**Work required:** Determine the number of lines in the following entries that hold the word "What". Give only that number.

**Records for the exercise:**
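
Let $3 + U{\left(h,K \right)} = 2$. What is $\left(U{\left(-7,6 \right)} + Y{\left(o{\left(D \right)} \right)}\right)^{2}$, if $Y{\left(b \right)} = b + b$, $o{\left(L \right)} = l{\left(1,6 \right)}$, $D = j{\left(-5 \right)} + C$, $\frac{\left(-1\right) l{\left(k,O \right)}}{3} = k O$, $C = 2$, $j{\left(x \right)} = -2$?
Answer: $1369$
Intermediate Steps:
$U{\left(h,K \right)} = -1$ ($U{\left(h,K \right)} = -3 + 2 = -1$)
$l{\left(k,O \right)} = - 3 O k$ ($l{\left(k,O \right)} = - 3 k O = - 3 O k$)
$D = 0$ ($D = -2 + 2 = 0$)
$o{\left(L \right)} = -18$ ($o{\left(L \right)} = \left(-3\right) 6 \cdot 1 = -18$)
$Y{\left(b \right)} = 2 b$
$\left(U{\left(-7,6 \right)} + Y{\left(o{\left(D \right)} \right)}\right)^{2} = \left(-1 + 2 \left(-18\right)\right)^{2} = \left(-1 - 36\right)^{2} = \left(-37\right)^{2} = 1369$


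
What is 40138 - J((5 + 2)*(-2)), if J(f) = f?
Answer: 40152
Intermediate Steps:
40138 - J((5 + 2)*(-2)) = 40138 - (5 + 2)*(-2) = 40138 - 7*(-2) = 40138 - 1*(-14) = 40138 + 14 = 40152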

**Answer to this task:** 2